*Problem to solve*: A stretch of the entries below is to be set down exactly, running from the line with "- -23917$, if" through the line with "Answer: $22882$", both included, and no other line.

*Provided material*:
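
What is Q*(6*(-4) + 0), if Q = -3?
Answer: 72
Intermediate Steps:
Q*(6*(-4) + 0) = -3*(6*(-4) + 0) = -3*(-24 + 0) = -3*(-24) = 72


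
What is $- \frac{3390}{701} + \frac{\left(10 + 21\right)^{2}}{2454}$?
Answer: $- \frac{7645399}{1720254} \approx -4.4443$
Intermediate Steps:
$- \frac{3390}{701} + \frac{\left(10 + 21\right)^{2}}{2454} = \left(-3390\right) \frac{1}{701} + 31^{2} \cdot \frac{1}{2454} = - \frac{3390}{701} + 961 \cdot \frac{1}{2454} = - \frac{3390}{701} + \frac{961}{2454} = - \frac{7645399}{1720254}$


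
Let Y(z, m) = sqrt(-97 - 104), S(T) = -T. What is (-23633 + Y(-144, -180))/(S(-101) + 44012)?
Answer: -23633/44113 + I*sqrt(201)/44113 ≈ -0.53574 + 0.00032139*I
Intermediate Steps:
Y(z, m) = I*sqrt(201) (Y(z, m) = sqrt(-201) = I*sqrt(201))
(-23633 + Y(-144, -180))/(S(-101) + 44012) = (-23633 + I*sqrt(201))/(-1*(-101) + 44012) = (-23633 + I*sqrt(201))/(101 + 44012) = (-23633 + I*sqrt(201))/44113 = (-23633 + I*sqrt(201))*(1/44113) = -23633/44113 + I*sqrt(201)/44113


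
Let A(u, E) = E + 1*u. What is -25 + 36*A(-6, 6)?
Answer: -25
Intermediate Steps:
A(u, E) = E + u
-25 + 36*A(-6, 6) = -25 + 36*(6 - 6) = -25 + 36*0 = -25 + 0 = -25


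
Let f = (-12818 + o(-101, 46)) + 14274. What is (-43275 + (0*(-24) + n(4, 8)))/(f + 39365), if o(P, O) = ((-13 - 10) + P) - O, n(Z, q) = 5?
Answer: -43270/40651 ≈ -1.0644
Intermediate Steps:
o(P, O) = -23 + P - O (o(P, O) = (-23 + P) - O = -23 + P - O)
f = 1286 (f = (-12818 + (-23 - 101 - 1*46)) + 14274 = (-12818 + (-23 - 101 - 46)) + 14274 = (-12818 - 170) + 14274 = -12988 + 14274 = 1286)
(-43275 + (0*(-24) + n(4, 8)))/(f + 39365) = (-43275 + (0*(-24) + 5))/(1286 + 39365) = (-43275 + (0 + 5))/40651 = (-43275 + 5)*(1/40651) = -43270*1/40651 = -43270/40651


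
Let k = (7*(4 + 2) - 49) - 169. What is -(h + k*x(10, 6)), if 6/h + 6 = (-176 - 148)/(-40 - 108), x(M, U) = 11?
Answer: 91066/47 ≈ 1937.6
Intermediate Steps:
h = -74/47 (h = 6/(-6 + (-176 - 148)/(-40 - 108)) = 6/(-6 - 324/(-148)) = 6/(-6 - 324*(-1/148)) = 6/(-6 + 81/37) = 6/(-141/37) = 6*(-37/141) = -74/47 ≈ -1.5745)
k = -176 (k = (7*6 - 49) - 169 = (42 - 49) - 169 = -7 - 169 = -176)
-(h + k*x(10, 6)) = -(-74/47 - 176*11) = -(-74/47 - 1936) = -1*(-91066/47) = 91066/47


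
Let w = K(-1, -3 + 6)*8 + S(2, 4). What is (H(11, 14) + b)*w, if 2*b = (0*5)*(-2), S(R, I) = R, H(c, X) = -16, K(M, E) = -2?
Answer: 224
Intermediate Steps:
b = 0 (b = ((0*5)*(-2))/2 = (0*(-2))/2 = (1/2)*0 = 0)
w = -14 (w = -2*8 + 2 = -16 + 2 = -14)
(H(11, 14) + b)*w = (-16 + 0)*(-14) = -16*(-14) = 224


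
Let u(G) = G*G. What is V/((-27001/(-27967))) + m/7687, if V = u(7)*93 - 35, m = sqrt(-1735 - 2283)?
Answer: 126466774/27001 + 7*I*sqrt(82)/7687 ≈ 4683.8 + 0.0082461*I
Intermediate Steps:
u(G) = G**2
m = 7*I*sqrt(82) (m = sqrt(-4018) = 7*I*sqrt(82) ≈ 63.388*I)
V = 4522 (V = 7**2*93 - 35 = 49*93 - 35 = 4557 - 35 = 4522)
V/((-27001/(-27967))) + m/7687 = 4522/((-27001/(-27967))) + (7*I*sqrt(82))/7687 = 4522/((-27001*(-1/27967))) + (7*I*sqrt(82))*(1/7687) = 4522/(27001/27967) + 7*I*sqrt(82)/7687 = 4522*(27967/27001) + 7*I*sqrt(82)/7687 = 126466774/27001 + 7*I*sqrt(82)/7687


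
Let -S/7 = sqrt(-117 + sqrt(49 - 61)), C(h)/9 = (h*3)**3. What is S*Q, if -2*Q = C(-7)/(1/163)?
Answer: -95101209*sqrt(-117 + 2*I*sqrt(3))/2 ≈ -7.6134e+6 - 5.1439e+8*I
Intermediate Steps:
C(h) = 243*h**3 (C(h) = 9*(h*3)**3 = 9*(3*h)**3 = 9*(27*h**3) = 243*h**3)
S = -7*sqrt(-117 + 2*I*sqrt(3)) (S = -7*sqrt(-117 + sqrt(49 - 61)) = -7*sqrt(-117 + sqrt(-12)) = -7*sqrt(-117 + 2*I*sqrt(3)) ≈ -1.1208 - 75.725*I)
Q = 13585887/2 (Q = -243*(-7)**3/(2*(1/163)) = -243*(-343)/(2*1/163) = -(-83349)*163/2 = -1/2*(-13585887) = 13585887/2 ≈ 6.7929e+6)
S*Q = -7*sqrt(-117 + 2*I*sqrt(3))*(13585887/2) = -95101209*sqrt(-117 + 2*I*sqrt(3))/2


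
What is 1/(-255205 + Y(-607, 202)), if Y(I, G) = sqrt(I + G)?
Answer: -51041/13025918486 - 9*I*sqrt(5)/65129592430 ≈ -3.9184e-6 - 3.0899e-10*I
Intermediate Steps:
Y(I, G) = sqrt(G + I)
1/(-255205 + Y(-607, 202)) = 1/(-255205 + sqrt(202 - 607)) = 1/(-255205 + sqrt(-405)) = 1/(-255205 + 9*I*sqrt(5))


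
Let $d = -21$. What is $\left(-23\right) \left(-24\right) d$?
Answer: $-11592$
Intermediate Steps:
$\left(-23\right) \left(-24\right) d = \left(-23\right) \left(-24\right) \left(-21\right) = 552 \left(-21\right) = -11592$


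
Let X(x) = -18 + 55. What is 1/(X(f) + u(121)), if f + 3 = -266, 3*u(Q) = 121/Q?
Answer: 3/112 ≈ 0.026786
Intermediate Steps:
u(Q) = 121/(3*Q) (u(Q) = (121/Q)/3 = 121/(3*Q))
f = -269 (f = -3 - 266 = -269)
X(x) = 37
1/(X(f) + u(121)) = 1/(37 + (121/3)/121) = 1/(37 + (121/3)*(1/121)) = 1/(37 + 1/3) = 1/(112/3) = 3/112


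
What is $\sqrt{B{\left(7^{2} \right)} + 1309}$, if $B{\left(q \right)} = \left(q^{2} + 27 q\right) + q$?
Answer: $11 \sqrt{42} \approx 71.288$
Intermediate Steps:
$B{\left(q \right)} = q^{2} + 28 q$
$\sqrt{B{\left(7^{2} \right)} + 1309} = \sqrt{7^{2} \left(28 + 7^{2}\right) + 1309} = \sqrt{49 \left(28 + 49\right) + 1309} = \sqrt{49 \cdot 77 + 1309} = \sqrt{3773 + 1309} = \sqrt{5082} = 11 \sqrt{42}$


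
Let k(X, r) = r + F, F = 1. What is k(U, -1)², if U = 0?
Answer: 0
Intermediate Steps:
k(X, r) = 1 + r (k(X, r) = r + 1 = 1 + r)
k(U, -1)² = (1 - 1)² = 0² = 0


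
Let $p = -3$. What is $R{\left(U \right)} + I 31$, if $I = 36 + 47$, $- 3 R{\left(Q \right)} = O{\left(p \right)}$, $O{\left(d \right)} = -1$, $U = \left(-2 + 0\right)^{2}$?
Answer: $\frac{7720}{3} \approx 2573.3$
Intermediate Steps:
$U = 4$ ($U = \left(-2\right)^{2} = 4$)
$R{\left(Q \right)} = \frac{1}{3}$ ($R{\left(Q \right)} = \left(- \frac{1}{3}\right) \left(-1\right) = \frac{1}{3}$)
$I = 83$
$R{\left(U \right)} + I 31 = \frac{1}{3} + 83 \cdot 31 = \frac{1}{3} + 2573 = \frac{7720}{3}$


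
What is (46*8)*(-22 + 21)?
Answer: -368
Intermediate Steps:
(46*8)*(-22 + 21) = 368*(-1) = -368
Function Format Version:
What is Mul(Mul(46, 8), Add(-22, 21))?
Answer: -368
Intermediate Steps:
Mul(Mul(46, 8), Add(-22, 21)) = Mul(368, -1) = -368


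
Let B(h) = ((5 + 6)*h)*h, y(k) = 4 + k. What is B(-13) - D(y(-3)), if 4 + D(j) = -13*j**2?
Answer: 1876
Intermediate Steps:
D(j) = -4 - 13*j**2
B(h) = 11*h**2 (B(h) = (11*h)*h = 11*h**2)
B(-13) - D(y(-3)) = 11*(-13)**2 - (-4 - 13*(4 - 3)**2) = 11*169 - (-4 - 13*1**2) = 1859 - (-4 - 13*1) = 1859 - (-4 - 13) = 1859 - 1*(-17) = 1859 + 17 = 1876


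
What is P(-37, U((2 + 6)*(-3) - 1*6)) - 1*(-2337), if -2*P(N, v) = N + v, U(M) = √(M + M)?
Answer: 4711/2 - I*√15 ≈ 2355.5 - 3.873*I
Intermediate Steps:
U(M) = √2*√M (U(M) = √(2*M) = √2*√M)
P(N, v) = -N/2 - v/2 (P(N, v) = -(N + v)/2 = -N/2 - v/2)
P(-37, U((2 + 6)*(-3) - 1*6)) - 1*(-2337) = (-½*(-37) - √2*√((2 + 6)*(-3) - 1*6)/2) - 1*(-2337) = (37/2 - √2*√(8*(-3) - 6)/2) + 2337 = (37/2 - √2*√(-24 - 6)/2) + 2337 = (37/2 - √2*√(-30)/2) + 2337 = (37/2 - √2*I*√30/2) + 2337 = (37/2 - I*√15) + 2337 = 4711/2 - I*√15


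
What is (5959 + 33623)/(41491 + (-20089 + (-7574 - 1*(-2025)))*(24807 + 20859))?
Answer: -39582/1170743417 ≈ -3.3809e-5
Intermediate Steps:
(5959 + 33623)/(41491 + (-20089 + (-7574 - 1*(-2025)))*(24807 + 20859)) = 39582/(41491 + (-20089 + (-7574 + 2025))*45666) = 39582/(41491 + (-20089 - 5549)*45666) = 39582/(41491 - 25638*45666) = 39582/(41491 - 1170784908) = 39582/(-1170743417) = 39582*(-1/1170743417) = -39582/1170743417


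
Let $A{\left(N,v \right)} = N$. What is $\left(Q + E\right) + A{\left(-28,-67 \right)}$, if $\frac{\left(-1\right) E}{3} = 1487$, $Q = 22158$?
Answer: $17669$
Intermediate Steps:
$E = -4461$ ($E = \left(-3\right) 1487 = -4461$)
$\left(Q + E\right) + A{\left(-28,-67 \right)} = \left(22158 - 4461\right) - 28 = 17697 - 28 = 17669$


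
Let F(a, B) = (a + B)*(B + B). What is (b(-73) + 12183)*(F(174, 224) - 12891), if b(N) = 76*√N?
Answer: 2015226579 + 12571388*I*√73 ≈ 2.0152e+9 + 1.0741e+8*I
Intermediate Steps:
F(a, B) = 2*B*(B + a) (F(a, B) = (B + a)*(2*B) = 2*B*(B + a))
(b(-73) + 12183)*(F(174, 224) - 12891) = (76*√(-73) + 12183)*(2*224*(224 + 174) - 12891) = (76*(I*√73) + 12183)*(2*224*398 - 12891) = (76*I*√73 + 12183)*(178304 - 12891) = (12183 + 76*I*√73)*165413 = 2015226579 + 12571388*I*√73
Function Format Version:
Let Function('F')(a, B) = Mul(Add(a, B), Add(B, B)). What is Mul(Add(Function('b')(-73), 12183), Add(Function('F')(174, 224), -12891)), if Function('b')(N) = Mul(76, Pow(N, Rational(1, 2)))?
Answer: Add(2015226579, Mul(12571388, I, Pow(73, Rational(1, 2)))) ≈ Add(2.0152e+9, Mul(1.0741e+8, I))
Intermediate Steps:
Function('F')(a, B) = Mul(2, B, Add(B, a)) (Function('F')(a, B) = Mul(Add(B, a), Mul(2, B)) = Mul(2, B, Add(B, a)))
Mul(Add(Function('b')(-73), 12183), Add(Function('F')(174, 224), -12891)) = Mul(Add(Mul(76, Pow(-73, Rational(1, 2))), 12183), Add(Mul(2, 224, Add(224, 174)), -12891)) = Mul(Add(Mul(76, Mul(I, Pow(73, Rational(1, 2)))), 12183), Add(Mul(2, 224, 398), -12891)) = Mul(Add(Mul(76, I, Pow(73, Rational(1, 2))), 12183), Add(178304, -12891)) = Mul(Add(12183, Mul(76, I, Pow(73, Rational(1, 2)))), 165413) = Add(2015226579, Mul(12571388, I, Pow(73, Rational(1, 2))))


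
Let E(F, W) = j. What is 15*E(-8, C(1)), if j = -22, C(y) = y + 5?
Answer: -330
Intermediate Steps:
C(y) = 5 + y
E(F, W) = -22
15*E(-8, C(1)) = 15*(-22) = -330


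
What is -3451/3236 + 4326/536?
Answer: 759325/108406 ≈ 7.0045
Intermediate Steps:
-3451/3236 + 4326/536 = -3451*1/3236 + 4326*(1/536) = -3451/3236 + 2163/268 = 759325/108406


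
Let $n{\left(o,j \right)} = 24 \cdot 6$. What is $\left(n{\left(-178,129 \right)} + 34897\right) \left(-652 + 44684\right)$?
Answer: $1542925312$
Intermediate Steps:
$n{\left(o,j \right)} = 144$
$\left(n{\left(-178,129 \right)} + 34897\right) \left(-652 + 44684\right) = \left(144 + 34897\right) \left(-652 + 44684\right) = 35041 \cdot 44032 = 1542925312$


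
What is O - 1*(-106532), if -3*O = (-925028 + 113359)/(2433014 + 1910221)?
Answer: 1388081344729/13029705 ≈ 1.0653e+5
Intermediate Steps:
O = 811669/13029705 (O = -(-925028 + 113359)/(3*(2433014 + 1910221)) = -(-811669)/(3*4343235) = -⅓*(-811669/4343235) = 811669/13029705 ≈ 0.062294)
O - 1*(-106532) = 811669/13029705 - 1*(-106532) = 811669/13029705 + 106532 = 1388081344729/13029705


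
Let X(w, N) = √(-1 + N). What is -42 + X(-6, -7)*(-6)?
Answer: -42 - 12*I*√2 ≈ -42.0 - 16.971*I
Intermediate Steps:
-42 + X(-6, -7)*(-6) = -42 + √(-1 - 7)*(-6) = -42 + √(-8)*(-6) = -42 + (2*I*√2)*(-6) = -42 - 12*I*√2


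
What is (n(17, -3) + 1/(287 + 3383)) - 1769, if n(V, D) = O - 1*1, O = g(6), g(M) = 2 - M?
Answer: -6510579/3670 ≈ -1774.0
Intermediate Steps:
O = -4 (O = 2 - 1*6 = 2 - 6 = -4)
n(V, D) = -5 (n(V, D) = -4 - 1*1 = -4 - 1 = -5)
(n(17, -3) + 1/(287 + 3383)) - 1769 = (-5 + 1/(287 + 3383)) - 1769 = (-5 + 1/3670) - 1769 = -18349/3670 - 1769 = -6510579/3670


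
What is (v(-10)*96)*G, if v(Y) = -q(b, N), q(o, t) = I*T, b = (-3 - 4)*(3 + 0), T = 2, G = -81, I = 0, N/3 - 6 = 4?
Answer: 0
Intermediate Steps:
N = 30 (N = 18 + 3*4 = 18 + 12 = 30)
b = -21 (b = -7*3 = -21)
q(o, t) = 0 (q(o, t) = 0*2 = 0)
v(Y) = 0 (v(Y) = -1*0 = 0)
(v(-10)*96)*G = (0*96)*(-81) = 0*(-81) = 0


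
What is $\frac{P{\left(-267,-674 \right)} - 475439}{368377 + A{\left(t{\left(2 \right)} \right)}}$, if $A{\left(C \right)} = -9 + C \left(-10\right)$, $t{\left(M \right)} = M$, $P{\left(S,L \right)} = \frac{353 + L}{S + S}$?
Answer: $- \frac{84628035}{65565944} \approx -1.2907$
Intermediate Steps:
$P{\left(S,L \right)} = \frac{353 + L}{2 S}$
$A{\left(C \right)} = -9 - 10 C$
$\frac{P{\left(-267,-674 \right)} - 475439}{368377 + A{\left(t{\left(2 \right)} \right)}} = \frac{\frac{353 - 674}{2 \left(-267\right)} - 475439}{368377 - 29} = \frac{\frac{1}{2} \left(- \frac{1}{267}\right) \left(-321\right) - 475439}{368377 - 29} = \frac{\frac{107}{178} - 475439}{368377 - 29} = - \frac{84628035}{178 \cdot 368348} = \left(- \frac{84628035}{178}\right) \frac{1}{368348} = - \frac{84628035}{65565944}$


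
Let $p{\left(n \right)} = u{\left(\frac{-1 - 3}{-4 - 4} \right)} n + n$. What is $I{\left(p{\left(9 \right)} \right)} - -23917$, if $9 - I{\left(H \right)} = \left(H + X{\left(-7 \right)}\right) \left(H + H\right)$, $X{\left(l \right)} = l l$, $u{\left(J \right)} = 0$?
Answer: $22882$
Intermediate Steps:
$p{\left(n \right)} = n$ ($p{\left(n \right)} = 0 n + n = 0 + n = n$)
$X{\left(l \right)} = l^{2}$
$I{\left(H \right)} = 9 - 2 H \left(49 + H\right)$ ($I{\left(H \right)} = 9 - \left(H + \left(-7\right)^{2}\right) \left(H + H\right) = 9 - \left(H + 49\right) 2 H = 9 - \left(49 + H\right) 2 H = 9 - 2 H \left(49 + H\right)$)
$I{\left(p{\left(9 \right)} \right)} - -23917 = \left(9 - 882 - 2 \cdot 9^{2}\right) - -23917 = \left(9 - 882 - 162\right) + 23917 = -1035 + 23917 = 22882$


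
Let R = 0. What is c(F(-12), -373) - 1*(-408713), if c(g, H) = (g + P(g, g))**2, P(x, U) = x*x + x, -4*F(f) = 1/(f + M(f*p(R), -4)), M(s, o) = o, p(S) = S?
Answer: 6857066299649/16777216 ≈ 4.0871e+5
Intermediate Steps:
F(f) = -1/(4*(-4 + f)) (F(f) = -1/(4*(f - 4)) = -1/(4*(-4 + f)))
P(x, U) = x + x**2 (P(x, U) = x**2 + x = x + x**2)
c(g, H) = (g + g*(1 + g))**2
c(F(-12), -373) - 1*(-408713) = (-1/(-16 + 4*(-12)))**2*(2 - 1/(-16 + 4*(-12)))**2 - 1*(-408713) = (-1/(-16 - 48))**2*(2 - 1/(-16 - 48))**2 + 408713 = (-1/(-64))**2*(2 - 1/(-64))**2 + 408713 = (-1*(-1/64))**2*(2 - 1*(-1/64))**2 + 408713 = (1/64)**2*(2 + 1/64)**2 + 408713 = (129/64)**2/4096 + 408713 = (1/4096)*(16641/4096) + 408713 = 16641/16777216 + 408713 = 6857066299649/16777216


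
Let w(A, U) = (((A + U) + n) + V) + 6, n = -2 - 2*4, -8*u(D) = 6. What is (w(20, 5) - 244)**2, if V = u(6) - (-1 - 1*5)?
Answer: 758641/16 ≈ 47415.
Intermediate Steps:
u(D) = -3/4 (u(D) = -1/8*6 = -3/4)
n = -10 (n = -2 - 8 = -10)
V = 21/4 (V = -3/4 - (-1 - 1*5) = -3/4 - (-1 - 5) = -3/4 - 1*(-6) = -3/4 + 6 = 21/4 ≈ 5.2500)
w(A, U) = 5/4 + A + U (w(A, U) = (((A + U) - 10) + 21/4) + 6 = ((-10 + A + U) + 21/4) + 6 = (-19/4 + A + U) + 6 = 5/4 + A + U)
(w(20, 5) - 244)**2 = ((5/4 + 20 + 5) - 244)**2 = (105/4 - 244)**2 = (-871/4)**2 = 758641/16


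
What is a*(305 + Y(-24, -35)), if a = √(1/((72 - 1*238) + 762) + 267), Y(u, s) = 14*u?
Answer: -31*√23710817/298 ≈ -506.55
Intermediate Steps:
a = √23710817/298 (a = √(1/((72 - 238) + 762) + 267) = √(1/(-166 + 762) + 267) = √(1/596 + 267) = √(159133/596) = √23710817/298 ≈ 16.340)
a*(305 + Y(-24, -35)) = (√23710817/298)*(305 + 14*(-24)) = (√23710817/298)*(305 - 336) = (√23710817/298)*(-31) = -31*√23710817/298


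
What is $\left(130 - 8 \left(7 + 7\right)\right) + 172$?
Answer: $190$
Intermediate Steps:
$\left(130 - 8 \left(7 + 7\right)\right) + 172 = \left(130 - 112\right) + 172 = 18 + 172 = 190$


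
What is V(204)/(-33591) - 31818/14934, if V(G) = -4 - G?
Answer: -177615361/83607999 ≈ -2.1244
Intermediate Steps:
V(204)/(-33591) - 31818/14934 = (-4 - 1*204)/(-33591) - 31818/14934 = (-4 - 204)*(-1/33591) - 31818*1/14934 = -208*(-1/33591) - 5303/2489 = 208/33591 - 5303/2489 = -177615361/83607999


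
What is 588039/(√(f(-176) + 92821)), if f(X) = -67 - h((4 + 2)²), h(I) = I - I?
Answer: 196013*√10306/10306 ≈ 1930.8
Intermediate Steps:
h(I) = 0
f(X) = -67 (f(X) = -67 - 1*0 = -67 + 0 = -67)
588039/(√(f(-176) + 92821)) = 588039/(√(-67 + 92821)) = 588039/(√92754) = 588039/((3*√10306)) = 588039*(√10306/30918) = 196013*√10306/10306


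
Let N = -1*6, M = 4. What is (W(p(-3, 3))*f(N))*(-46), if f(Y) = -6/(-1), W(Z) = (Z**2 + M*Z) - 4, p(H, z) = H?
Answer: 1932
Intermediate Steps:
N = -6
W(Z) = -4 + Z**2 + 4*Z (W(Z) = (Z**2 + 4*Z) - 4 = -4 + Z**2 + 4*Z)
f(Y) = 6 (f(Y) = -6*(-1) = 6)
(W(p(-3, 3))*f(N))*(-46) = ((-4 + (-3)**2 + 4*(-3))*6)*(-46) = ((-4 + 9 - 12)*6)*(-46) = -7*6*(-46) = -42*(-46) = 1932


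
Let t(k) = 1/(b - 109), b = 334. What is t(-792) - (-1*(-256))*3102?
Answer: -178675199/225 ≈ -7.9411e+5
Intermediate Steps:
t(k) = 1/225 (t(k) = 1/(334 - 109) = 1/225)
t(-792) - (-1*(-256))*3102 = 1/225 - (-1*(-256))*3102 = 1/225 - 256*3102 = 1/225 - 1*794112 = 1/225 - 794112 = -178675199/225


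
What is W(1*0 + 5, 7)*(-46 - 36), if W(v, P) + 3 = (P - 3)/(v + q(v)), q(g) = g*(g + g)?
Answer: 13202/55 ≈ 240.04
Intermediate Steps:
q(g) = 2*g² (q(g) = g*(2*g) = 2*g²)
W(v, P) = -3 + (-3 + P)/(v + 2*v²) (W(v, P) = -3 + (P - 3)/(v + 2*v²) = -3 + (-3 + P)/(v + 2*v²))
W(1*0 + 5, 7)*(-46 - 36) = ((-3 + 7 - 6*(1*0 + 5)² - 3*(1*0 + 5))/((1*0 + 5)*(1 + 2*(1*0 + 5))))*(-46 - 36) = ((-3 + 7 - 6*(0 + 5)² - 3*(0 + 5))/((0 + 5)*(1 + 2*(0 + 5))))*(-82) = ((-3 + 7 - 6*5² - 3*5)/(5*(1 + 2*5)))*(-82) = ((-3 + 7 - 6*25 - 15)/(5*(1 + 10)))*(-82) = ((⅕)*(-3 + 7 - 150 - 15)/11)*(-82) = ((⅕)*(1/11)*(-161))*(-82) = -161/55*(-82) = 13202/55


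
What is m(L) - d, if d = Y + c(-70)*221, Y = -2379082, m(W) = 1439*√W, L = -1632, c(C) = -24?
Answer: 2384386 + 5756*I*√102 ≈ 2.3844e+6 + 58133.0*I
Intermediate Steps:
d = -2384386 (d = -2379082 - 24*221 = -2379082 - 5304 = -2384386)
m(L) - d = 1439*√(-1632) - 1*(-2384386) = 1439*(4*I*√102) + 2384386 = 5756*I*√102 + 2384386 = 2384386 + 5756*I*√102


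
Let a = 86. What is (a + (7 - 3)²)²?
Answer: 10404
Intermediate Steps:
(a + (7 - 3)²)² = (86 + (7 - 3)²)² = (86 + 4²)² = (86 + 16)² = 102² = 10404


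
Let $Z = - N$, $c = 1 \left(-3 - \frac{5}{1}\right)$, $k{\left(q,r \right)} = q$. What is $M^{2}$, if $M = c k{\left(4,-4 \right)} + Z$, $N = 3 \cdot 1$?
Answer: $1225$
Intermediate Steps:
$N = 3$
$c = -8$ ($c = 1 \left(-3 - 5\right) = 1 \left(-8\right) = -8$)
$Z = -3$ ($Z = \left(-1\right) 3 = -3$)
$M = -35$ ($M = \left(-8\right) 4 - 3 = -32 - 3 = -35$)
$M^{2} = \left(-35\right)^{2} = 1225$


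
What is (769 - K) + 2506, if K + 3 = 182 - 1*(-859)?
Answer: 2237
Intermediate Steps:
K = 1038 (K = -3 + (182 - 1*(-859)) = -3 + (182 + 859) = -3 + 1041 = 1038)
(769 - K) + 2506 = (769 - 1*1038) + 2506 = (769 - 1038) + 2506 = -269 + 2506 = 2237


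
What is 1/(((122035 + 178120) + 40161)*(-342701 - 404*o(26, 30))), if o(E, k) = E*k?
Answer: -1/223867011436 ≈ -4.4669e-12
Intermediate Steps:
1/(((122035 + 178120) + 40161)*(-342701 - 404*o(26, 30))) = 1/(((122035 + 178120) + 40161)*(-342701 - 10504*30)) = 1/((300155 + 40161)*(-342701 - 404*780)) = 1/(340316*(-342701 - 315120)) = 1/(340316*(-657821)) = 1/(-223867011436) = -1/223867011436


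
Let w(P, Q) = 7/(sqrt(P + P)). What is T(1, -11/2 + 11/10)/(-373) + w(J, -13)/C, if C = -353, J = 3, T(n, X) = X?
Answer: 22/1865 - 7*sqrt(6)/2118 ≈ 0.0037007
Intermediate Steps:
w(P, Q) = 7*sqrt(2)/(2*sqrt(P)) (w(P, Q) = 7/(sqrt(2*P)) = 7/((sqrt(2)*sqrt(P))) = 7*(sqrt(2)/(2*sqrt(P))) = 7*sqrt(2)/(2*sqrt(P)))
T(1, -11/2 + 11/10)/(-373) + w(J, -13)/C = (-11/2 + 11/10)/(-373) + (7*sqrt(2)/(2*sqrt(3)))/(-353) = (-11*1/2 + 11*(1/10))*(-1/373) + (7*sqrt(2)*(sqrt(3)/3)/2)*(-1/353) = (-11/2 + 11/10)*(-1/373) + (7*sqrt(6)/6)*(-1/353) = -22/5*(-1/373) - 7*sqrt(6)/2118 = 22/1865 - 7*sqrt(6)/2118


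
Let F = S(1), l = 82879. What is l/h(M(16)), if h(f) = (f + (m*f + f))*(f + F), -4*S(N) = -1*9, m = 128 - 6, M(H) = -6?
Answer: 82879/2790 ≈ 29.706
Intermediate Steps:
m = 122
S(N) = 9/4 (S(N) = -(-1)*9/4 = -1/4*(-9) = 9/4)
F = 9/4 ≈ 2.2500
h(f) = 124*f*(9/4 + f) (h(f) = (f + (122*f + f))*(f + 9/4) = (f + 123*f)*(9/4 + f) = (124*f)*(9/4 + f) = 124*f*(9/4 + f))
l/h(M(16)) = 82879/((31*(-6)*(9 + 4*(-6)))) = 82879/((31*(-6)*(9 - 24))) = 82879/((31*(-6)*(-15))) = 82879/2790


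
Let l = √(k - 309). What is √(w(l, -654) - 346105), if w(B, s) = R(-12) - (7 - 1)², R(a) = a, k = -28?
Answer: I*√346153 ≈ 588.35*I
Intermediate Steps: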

*Task result*:
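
Let $p{\left(n \right)} = u{\left(\frac{-1 - 3}{-4 - 4} \right)} n + n$. What is $I{\left(p{\left(9 \right)} \right)} - -23917$, if $9 - I{\left(H \right)} = \left(H + X{\left(-7 \right)}\right) \left(H + H\right)$, $X{\left(l \right)} = l l$, $u{\left(J \right)} = 0$?
Answer: $22882$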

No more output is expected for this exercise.